**Assigned task**
Would you please return the lines of the entries below starting at the line that has "- Echo: 6.0432°N, 98.7391°W" and ending at the line that has "- New: 40.723°N, 155.638°E", both included, exactly as they are?

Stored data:
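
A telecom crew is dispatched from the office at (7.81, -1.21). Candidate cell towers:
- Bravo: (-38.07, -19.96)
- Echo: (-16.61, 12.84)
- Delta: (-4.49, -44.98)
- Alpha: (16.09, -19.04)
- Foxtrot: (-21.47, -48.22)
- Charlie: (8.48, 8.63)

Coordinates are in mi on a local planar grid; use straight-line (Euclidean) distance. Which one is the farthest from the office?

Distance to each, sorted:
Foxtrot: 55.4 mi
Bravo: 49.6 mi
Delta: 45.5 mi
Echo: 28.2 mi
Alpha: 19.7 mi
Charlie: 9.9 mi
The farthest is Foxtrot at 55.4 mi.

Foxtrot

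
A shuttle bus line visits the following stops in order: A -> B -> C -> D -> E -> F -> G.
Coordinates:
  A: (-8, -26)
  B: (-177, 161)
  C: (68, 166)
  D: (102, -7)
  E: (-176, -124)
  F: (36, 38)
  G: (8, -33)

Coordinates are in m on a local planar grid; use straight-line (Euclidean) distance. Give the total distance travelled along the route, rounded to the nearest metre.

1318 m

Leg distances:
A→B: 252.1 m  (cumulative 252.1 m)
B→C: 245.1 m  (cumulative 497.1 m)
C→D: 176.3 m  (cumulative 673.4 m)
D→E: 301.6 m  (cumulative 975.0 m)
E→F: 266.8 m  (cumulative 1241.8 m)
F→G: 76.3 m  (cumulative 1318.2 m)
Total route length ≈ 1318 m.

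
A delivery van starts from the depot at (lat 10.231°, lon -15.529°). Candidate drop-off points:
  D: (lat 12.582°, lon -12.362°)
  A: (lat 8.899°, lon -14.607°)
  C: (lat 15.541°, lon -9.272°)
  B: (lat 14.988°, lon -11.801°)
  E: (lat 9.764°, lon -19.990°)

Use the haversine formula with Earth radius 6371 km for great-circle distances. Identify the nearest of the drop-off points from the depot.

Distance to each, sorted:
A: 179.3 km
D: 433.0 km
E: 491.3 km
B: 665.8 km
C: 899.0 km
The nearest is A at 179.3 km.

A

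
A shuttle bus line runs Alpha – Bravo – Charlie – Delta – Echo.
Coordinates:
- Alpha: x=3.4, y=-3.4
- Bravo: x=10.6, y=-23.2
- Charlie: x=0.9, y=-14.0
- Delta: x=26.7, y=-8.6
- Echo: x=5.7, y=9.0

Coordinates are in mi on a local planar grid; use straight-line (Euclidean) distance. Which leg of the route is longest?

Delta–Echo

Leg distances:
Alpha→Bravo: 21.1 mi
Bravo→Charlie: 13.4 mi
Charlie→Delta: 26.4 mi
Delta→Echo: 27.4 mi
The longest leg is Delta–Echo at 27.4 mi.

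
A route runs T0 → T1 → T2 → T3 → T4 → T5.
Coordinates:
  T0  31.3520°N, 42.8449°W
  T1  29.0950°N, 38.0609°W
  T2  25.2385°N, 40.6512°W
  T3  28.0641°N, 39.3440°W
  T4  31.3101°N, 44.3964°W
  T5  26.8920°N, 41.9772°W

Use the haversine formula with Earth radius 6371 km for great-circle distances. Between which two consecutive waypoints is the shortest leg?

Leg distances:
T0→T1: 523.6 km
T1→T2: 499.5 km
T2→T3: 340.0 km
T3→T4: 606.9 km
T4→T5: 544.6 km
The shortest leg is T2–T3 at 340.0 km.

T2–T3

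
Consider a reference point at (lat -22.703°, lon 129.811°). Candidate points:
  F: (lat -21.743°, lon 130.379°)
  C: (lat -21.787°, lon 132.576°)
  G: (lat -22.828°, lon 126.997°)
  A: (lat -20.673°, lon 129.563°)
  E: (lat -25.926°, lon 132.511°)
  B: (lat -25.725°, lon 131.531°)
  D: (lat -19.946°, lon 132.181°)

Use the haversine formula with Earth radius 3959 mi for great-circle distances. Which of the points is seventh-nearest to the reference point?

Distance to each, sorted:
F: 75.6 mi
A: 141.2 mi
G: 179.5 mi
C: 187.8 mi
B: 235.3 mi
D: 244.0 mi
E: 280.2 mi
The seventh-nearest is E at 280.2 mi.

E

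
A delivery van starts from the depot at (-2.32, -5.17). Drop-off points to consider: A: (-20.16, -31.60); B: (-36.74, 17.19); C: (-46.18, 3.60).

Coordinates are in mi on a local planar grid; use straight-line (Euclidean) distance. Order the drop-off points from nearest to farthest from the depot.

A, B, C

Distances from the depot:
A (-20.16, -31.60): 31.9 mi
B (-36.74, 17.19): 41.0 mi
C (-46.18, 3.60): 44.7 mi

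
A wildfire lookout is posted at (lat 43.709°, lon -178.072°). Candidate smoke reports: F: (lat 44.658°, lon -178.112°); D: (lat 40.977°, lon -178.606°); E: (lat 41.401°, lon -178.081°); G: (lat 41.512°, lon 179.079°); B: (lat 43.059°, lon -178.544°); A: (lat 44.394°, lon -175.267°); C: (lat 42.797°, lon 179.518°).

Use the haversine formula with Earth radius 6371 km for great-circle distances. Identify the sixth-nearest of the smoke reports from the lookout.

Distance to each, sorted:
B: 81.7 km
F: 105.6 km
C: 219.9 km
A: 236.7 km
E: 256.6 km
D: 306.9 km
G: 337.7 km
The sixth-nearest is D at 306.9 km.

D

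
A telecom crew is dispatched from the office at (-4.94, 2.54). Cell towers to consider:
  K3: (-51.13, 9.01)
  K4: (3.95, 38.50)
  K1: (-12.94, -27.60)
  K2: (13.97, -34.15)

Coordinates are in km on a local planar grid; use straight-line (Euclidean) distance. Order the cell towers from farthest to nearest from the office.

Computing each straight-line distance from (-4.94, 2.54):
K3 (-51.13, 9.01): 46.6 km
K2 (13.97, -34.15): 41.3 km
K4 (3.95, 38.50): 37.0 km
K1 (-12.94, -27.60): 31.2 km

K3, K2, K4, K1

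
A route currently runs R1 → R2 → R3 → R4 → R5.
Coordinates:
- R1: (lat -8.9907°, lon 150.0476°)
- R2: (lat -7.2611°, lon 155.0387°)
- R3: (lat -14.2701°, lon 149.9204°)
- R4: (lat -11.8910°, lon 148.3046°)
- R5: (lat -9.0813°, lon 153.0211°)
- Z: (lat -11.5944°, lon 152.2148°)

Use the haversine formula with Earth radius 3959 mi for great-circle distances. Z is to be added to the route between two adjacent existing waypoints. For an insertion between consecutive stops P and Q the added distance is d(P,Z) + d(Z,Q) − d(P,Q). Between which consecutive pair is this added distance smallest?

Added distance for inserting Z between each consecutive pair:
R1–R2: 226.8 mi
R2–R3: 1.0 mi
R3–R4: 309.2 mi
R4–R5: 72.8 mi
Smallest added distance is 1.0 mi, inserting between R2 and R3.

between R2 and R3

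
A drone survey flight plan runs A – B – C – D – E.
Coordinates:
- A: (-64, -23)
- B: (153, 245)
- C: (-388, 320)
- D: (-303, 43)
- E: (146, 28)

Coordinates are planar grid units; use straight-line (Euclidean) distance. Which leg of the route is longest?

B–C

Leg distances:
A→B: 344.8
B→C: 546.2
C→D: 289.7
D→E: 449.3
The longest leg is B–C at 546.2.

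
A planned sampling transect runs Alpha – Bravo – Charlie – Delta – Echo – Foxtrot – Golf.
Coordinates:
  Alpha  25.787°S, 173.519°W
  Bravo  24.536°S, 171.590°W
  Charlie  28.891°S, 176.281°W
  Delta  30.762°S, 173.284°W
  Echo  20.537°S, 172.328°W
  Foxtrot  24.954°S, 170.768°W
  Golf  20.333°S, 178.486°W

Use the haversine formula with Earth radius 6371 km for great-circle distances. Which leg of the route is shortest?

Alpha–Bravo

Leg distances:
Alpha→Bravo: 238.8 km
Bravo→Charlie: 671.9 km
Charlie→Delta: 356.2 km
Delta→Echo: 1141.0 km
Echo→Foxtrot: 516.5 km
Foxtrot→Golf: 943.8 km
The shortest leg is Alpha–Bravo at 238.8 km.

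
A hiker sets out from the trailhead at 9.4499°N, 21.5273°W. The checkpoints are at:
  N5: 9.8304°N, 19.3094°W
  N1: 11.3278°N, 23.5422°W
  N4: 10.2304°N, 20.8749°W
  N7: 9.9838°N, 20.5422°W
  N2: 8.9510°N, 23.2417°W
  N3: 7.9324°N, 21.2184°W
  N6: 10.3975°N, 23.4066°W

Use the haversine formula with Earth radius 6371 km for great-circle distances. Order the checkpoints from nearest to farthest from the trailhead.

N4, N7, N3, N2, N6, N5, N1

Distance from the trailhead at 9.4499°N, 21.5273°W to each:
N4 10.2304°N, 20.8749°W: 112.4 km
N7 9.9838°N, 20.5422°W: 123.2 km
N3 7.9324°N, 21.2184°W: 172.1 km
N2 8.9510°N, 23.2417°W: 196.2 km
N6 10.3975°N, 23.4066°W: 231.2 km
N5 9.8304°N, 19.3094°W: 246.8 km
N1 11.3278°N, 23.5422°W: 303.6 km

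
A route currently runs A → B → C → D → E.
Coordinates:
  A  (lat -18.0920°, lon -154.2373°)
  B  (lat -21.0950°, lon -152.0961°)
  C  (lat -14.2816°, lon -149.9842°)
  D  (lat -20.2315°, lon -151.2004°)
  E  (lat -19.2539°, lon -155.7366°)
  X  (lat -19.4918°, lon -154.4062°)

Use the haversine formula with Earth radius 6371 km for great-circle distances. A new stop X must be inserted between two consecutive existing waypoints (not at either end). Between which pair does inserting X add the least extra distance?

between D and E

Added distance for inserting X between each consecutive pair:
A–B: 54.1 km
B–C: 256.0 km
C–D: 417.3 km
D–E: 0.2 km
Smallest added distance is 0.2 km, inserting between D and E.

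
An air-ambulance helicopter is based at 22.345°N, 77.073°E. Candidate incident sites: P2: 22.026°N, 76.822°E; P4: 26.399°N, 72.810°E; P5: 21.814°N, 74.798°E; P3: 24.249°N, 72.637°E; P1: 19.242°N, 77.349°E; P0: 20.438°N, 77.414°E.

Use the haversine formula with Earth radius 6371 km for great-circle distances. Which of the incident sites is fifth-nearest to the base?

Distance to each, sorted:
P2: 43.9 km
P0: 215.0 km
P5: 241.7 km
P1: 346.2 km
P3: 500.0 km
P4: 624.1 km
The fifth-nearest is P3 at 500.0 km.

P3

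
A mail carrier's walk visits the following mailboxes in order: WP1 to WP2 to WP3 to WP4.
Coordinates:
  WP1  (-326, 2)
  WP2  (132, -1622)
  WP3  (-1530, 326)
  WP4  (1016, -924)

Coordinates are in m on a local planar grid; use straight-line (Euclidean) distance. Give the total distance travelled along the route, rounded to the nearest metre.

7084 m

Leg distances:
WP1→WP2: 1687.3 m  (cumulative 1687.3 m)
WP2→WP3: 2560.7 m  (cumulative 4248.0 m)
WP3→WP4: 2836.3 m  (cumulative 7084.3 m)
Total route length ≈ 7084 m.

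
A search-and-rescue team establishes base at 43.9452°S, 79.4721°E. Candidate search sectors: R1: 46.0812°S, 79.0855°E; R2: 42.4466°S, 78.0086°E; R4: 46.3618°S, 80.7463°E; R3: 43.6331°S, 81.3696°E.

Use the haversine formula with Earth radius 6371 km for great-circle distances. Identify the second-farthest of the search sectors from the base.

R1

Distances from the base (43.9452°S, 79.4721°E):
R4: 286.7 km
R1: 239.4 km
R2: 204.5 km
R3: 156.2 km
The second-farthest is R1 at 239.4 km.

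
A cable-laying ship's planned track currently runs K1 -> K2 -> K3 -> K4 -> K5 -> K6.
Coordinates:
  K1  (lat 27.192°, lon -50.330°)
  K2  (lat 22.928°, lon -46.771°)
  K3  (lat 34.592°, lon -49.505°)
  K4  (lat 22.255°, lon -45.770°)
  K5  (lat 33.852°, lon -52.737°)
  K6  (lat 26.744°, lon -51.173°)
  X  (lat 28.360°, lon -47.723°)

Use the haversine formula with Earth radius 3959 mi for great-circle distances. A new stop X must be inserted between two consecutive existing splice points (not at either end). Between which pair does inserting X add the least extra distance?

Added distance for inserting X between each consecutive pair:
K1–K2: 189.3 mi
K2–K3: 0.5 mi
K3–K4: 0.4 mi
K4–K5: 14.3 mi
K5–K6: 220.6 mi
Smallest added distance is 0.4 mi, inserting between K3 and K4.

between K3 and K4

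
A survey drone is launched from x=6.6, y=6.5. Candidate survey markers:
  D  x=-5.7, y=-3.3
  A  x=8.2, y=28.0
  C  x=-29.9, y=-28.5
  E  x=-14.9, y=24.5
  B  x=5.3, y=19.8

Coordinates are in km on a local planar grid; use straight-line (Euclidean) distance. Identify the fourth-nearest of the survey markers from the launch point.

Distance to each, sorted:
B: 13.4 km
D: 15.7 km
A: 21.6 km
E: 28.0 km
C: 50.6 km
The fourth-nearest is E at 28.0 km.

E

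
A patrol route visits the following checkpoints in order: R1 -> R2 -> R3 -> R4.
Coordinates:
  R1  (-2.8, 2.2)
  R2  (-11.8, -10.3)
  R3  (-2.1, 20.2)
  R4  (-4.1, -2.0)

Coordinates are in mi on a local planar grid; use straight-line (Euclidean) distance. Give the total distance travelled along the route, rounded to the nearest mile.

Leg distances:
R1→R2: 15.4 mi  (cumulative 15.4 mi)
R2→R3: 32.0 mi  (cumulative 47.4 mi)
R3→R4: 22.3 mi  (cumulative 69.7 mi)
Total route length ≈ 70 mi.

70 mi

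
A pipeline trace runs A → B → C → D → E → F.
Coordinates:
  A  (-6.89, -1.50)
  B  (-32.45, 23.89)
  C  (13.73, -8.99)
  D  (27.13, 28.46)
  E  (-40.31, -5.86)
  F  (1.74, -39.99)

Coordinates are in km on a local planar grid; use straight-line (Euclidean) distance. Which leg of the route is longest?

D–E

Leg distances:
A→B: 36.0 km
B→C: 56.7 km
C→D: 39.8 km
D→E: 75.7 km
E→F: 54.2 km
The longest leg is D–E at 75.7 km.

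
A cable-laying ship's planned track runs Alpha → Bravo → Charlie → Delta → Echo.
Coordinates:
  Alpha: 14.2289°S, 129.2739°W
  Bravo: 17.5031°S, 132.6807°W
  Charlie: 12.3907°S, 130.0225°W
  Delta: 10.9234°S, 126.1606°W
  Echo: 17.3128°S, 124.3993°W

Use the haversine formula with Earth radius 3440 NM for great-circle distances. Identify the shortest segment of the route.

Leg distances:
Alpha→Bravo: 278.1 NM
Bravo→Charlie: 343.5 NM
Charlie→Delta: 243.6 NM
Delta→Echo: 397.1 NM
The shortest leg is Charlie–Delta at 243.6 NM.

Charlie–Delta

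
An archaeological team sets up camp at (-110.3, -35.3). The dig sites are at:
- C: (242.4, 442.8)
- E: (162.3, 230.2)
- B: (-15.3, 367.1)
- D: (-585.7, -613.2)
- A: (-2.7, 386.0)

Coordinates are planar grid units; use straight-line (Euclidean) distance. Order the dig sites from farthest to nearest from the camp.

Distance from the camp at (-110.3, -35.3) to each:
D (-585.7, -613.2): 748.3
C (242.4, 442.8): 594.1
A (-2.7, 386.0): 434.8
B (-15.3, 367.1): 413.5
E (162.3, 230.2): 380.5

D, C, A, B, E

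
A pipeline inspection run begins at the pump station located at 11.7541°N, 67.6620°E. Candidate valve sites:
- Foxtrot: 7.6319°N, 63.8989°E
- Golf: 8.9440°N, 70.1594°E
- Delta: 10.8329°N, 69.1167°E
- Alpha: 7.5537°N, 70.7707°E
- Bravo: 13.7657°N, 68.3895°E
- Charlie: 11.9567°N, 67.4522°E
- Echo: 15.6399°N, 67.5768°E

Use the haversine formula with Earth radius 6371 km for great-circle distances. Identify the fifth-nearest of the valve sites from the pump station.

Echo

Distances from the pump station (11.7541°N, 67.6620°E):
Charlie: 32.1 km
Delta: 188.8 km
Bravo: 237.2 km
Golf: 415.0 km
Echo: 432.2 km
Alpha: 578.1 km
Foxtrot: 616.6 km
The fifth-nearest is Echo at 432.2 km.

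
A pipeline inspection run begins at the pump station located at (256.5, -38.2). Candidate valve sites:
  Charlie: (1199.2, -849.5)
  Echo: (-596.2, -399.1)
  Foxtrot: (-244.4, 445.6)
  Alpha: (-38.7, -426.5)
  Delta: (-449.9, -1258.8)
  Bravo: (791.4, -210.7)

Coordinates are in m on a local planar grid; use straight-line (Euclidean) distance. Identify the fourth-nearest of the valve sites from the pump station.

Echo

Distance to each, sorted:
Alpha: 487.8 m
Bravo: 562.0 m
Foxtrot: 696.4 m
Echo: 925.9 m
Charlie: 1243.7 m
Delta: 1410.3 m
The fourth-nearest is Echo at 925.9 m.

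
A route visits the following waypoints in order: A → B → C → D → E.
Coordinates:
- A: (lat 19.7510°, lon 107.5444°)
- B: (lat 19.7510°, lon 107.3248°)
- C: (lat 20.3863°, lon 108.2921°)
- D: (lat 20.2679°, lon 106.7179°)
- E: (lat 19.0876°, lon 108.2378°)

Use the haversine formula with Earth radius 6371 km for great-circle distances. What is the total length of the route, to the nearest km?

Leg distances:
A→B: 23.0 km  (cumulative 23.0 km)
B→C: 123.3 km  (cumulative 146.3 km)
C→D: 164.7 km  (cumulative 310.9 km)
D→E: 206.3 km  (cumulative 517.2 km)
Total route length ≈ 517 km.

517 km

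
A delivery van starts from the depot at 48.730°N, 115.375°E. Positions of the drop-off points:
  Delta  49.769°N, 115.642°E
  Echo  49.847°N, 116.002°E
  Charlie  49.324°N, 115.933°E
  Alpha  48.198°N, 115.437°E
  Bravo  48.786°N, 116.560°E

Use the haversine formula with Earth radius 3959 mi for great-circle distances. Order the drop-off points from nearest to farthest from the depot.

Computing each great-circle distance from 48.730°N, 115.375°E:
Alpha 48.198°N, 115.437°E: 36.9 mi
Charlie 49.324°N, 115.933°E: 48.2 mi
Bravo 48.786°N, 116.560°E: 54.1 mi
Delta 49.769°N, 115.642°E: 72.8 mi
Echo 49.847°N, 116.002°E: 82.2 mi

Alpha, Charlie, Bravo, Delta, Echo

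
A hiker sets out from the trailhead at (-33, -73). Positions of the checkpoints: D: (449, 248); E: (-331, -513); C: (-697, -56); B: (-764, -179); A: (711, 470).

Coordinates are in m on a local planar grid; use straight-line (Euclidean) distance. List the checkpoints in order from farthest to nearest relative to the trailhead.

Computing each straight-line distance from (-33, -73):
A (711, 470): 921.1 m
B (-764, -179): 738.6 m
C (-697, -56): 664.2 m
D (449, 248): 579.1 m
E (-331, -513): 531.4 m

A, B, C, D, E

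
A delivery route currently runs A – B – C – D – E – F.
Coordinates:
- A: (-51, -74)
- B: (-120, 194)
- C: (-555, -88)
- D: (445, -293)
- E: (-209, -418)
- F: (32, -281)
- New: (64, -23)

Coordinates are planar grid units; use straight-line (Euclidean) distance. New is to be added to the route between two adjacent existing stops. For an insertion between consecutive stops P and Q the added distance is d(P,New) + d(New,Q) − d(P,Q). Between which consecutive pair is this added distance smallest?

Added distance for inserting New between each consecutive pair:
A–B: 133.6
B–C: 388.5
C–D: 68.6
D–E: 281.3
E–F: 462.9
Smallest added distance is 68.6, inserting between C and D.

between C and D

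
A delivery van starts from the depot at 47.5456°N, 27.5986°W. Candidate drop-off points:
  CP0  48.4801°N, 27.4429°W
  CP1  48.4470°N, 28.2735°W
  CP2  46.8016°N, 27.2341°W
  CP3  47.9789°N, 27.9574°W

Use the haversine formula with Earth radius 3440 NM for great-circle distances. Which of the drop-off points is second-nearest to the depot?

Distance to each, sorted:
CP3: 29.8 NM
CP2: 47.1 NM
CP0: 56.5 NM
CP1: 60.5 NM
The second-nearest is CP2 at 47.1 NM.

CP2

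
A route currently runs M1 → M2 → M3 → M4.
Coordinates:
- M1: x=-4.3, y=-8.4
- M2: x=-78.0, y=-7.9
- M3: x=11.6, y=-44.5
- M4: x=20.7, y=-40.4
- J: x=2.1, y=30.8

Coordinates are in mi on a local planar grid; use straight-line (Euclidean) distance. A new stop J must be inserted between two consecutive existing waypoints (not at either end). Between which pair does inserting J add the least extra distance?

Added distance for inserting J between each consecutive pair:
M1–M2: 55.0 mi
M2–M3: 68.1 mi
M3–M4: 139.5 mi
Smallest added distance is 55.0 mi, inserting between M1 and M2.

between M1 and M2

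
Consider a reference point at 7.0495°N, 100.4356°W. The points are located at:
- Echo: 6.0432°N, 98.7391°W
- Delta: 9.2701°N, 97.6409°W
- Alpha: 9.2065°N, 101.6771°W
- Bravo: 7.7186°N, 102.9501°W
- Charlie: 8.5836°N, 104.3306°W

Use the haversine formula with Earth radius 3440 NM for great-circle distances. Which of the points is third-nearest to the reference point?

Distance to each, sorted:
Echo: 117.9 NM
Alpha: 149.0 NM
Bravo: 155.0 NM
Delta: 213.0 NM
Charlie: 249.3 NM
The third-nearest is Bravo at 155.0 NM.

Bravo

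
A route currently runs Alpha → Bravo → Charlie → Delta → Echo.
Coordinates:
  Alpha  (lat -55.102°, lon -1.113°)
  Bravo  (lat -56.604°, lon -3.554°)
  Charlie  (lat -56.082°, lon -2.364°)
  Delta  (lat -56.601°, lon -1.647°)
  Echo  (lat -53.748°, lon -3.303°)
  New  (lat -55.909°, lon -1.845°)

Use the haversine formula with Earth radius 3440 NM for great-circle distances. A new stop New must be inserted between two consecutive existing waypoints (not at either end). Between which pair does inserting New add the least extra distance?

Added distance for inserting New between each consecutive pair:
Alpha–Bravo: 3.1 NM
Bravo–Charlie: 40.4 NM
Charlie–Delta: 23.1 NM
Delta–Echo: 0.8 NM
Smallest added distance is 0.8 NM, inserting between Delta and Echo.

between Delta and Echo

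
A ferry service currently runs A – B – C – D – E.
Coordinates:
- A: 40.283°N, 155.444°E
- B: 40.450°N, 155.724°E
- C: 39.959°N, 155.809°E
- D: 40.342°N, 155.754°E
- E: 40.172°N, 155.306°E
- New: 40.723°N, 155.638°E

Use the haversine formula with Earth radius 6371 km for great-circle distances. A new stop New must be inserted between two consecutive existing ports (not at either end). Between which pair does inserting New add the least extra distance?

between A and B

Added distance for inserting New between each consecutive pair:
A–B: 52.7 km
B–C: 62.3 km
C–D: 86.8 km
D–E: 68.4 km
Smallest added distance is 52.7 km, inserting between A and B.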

**Solution to the exercise**
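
- Echo: 6.0432°N, 98.7391°W
- Delta: 9.2701°N, 97.6409°W
- Alpha: 9.2065°N, 101.6771°W
- Bravo: 7.7186°N, 102.9501°W
- Charlie: 8.5836°N, 104.3306°W

Use the haversine formula with Earth radius 3440 NM for great-circle distances. Which of the points is third-nearest to the reference point?

Distance to each, sorted:
Echo: 117.9 NM
Alpha: 149.0 NM
Bravo: 155.0 NM
Delta: 213.0 NM
Charlie: 249.3 NM
The third-nearest is Bravo at 155.0 NM.

Bravo

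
A route currently runs Alpha → Bravo → Charlie → Delta → Echo.
Coordinates:
  Alpha  (lat -55.102°, lon -1.113°)
  Bravo  (lat -56.604°, lon -3.554°)
  Charlie  (lat -56.082°, lon -2.364°)
  Delta  (lat -56.601°, lon -1.647°)
  Echo  (lat -53.748°, lon -3.303°)
  New  (lat -55.909°, lon -1.845°)

Use the haversine formula with Earth radius 3440 NM for great-circle distances. A new stop New must be inserted between two consecutive existing waypoints (not at either end). Between which pair does inserting New add the least extra distance?

Added distance for inserting New between each consecutive pair:
Alpha–Bravo: 3.1 NM
Bravo–Charlie: 40.4 NM
Charlie–Delta: 23.1 NM
Delta–Echo: 0.8 NM
Smallest added distance is 0.8 NM, inserting between Delta and Echo.

between Delta and Echo

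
A ferry service currently runs A – B – C – D – E.
Coordinates:
- A: 40.283°N, 155.444°E
- B: 40.450°N, 155.724°E
- C: 39.959°N, 155.809°E
- D: 40.342°N, 155.754°E
- E: 40.172°N, 155.306°E
- New: 40.723°N, 155.638°E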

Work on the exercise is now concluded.